**Work item**
Please return, word for word, the line containing "An engineer needs a solenoid with self-inductance 34.4" and each line after it through the end of the data below, and nothing else.

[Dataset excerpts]
::::

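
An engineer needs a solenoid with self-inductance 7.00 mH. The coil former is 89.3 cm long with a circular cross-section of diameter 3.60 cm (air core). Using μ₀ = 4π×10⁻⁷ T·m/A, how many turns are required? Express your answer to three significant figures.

A = π(d/2)² = π(1.800×10^-2 m)² = 1.018×10^-3 m².
From L = μ₀N²A/ℓ, N = √(Lℓ / (μ₀A)).
N = √[(7.000×10^-3)(0.893) / ((4π×10⁻⁷)×1.018×10^-3)] = √(4.887×10^6) ≈ 2210.7.

N ≈ 2210 turns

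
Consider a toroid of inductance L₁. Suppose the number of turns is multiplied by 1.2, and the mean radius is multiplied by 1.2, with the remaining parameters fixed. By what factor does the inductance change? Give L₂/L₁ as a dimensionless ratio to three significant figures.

For a toroid, L ∝ μᵣN²A/R.
L₂/L₁ = (1.2)^2 × (1.2)^-1 = 1.20.

L₂/L₁ = 1.20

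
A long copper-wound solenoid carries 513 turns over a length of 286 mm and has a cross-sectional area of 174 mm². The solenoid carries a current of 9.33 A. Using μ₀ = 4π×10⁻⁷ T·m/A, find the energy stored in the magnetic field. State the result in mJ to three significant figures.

U ≈ 8.76 mJ

A = 174 mm² = 1.740×10^-4 m².
L = μ₀N²A/ℓ = (4π×10⁻⁷)(513)²(1.740×10^-4)/(0.286) = 2.012×10^-4 H.
U = ½LI² = ½(2.012×10^-4)(9.33)² = 8.757×10^-3 J.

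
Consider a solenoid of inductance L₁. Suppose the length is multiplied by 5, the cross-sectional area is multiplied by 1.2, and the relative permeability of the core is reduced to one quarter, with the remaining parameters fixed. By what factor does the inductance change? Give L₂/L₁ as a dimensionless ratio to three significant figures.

For a solenoid, L ∝ μᵣN²A/ℓ.
L₂/L₁ = (5)^-1 × (1.2) × (0.25) = 0.0600.

L₂/L₁ = 0.0600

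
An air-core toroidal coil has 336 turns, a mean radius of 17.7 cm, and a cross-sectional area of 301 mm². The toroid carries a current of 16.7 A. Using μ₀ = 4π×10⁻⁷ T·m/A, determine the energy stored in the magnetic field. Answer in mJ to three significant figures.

L = μ₀N²A/(2πR) = (4π×10⁻⁷)(336)²(3.010×10^-4)/(2π×0.177) = 3.840×10^-5 H.
U = ½LI² = ½(3.840×10^-5)(16.7)² = 5.354×10^-3 J.

U ≈ 5.35 mJ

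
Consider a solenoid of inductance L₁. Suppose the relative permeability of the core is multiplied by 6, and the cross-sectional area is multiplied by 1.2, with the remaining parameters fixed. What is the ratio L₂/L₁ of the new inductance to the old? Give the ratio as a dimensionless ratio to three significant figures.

L₂/L₁ = 7.20

For a solenoid, L ∝ μᵣN²A/ℓ.
L₂/L₁ = (6) × (1.2) = 7.20.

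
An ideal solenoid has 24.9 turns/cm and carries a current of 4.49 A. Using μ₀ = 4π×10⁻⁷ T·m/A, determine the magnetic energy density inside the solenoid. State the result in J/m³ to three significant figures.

B = μ₀nI = (4π×10⁻⁷)(2.490×10^3)(4.49) = 1.4049×10^-2 T.
u = B²/(2μ₀) = (1.4049×10^-2)²/(2×4π×10⁻⁷) = 78.54 J/m³.

u ≈ 78.5 J/m³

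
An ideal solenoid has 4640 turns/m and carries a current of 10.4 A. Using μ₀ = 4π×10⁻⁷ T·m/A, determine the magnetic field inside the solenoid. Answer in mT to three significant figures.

Inside a long solenoid, B = μ₀nI.
B = (4π×10⁻⁷)(4.640×10^3 m⁻¹)(10.4 A) = 6.064×10^-2 T.

B ≈ 60.6 mT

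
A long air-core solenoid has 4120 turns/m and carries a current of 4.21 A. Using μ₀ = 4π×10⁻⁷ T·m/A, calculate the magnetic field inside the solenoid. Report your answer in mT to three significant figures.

B ≈ 21.8 mT

Inside a long solenoid, B = μ₀nI.
B = (4π×10⁻⁷)(4.120×10^3 m⁻¹)(4.21 A) = 2.180×10^-2 T.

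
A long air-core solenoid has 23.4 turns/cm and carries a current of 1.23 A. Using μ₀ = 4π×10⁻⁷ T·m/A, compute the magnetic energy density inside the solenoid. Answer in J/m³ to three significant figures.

u ≈ 5.21 J/m³

B = μ₀nI = (4π×10⁻⁷)(2.340×10^3)(1.23) = 3.617×10^-3 T.
u = B²/(2μ₀) = (3.617×10^-3)²/(2×4π×10⁻⁷) = 5.205 J/m³.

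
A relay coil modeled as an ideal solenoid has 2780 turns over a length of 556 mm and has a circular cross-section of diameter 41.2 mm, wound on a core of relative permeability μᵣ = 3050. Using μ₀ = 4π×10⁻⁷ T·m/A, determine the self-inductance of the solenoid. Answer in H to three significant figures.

L ≈ 71.0 H

A = π(d/2)² = π(2.060×10^-2 m)² = 1.333×10^-3 m².
For a long solenoid, L = μ₀μᵣN²A/ℓ.
L = (4π×10⁻⁷)(3050)(2780)²(1.333×10^-3)/(0.556 m) = 71.02 H.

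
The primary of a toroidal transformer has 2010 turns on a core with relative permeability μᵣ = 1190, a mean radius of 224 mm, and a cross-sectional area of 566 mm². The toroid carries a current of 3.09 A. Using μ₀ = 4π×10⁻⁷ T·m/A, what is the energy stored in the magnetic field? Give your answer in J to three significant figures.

U ≈ 11.6 J

L = μ₀μᵣN²A/(2πR) = (4π×10⁻⁷)(1190)(2010)²(5.660×10^-4)/(2π×0.224) = 2.43 H.
U = ½LI² = ½(2.43)(3.09)² = 11.6 J.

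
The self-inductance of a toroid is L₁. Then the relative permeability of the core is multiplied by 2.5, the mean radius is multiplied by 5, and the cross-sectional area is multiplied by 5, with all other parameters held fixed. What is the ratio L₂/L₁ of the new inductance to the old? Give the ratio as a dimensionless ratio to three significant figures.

L₂/L₁ = 2.50

For a toroid, L ∝ μᵣN²A/R.
L₂/L₁ = (2.5) × (5)^-1 × (5) = 2.50.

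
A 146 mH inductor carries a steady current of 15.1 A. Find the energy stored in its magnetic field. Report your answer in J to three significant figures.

Stored magnetic energy: U = ½LI².
U = ½(0.146 H)(15.1 A)² = 16.64 J.

U ≈ 16.6 J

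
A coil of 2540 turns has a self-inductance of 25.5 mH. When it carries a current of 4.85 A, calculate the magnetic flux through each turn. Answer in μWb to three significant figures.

Φ_B ≈ 48.7 μWb

From L = NΦ_B/I, the flux per turn is Φ_B = LI/N.
Φ_B = (2.550×10^-2 H)(4.85 A)/2540 = 4.869×10^-5 Wb.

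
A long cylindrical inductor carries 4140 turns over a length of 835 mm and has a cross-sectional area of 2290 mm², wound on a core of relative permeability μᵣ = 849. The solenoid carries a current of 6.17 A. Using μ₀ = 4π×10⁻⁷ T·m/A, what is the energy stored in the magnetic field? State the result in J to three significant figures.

U ≈ 955 J

A = 2290 mm² = 2.290×10^-3 m².
L = μ₀μᵣN²A/ℓ = (4π×10⁻⁷)(849)(4140)²(2.290×10^-3)/(0.835) = 50.1496 H.
U = ½LI² = ½(50.1496)(6.17)² = 954.6 J.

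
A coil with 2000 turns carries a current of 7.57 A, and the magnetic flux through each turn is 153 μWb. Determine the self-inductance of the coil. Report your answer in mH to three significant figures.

Self-inductance is defined by L = NΦ_B/I (flux linkage over current).
L = (2000)(1.530×10^-4 Wb)/(7.57 A) = 4.042×10^-2 H.

L ≈ 40.4 mH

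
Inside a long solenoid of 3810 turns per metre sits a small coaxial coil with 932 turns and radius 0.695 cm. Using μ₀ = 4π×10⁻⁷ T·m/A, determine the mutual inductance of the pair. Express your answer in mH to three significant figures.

M ≈ 0.677 mH

The outer solenoid produces a uniform field B₁ = μ₀n₁I₁ across the inner coil,
so the flux linkage is N₂Φ = N₂B₁A₂ = μ₀n₁N₂A₂·I₁, giving M = μ₀n₁N₂A₂.
A₂ = πr² = π(6.950×10^-3 m)² = 1.517×10^-4 m².
M = (4π×10⁻⁷)(3810)(932)(1.517×10^-4) = 6.771×10^-4 H.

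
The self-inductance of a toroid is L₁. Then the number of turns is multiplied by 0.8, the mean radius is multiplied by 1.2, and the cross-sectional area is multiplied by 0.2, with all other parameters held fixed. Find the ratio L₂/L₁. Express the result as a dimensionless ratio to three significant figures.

L₂/L₁ = 0.107

For a toroid, L ∝ μᵣN²A/R.
L₂/L₁ = (0.8)^2 × (1.2)^-1 × (0.2) = 0.107.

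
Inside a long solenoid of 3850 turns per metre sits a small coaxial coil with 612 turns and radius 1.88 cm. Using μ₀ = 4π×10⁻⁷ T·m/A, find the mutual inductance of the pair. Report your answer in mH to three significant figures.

The outer solenoid produces a uniform field B₁ = μ₀n₁I₁ across the inner coil,
so the flux linkage is N₂Φ = N₂B₁A₂ = μ₀n₁N₂A₂·I₁, giving M = μ₀n₁N₂A₂.
A₂ = πr² = π(1.880×10^-2 m)² = 1.110×10^-3 m².
M = (4π×10⁻⁷)(3850)(612)(1.110×10^-3) = 3.288×10^-3 H.

M ≈ 3.29 mH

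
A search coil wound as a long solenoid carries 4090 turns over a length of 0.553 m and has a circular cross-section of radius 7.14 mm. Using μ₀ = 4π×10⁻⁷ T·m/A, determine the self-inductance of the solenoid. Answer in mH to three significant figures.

A = πr² = π(7.140×10^-3 m)² = 1.602×10^-4 m².
For a long solenoid, L = μ₀N²A/ℓ.
L = (4π×10⁻⁷)(4090)²(1.602×10^-4)/(0.553 m) = 6.088×10^-3 H.

L ≈ 6.09 mH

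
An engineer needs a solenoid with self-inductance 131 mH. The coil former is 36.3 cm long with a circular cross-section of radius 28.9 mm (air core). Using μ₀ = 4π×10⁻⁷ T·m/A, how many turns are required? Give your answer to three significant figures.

N ≈ 3800 turns

A = πr² = π(2.890×10^-2 m)² = 2.624×10^-3 m².
From L = μ₀N²A/ℓ, N = √(Lℓ / (μ₀A)).
N = √[(0.131)(0.363) / ((4π×10⁻⁷)×2.624×10^-3)] = √(1.442×10^7) ≈ 3797.6.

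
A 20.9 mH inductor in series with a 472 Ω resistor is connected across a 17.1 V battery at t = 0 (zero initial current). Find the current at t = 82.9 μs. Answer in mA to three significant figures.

τ = L/R = 2.090×10^-2/472 = 4.428×10^-5 s; final current I_∞ = ε/R = 17.1/472 = 3.623×10^-2 A.
I(t) = I_∞(1 − e^(−t/τ)) with t/τ = 1.872.
I = (3.623×10^-2)(1 − e^(−1.872)) = 3.066×10^-2 A.

I ≈ 30.7 mA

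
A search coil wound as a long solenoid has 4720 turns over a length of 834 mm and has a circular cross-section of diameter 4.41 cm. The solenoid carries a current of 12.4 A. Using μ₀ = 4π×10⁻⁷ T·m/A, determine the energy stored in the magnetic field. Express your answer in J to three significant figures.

A = π(d/2)² = π(2.205×10^-2 m)² = 1.527×10^-3 m².
L = μ₀N²A/ℓ = (4π×10⁻⁷)(4720)²(1.527×10^-3)/(0.834) = 5.127×10^-2 H.
U = ½LI² = ½(5.127×10^-2)(12.4)² = 3.942 J.

U ≈ 3.94 J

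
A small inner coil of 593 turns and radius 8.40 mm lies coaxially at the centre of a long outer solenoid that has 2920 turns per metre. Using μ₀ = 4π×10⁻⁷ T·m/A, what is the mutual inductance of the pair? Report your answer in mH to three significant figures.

The outer solenoid produces a uniform field B₁ = μ₀n₁I₁ across the inner coil,
so the flux linkage is N₂Φ = N₂B₁A₂ = μ₀n₁N₂A₂·I₁, giving M = μ₀n₁N₂A₂.
A₂ = πr² = π(8.400×10^-3 m)² = 2.217×10^-4 m².
M = (4π×10⁻⁷)(2920)(593)(2.217×10^-4) = 4.823×10^-4 H.

M ≈ 0.482 mH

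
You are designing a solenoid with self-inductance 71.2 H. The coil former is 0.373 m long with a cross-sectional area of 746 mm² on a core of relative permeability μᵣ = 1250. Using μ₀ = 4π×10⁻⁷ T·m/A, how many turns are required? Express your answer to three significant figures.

A = 746 mm² = 7.460×10^-4 m².
From L = μ₀μᵣN²A/ℓ, N = √(Lℓ / (μ₀μᵣA)).
N = √[(71.2)(0.373) / ((4π×10⁻⁷)(1250)×7.460×10^-4)] = √(2.266×10^7) ≈ 4760.6.

N ≈ 4760 turns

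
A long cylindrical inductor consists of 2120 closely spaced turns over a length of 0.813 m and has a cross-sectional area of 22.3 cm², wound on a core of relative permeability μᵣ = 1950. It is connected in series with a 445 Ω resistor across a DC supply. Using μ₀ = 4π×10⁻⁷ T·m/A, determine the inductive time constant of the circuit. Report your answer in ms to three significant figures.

A = 22.3 cm² = 2.230×10^-3 m².
L = μ₀μᵣN²A/ℓ = (4π×10⁻⁷)(1950)(2120)²(2.230×10^-3)/(0.813) = 30.21 H.
τ = L/R = (30.21)/(445) = 6.788×10^-2 s.

τ ≈ 67.9 ms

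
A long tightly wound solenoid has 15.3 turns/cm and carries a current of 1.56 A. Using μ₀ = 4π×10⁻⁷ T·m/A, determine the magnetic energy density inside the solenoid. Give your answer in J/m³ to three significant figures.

u ≈ 3.58 J/m³

B = μ₀nI = (4π×10⁻⁷)(1.530×10^3)(1.56) = 2.999×10^-3 T.
u = B²/(2μ₀) = (2.999×10^-3)²/(2×4π×10⁻⁷) = 3.579 J/m³.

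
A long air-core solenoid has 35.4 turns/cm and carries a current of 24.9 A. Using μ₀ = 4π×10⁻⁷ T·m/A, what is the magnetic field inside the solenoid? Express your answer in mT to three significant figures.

Inside a long solenoid, B = μ₀nI.
B = (4π×10⁻⁷)(3.540×10^3 m⁻¹)(24.9 A) = 0.1108 T.

B ≈ 111 mT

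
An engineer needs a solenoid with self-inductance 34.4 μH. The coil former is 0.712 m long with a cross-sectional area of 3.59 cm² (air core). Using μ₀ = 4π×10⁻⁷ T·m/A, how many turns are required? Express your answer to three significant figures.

A = 3.59 cm² = 3.590×10^-4 m².
From L = μ₀N²A/ℓ, N = √(Lℓ / (μ₀A)).
N = √[(3.440×10^-5)(0.712) / ((4π×10⁻⁷)×3.590×10^-4)] = √(5.429×10^4) ≈ 233.0.

N ≈ 233 turns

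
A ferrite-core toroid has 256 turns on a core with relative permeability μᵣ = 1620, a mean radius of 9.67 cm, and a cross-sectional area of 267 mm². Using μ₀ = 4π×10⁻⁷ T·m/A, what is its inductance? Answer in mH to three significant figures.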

::::

**The answer**
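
An engineer needs a solenoid with self-inductance 34.4 μH. The coil former is 0.712 m long with a cross-sectional area of 3.59 cm² (air core). Using μ₀ = 4π×10⁻⁷ T·m/A, how many turns are required? Express your answer to three significant figures.

A = 3.59 cm² = 3.590×10^-4 m².
From L = μ₀N²A/ℓ, N = √(Lℓ / (μ₀A)).
N = √[(3.440×10^-5)(0.712) / ((4π×10⁻⁷)×3.590×10^-4)] = √(5.429×10^4) ≈ 233.0.

N ≈ 233 turns

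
A ferrite-core toroid has 256 turns on a core with relative permeability μᵣ = 1620, a mean radius of 9.67 cm, and a cross-sectional area of 267 mm². Using μ₀ = 4π×10⁻⁷ T·m/A, what is its inductance? Answer in mH to three significant figures.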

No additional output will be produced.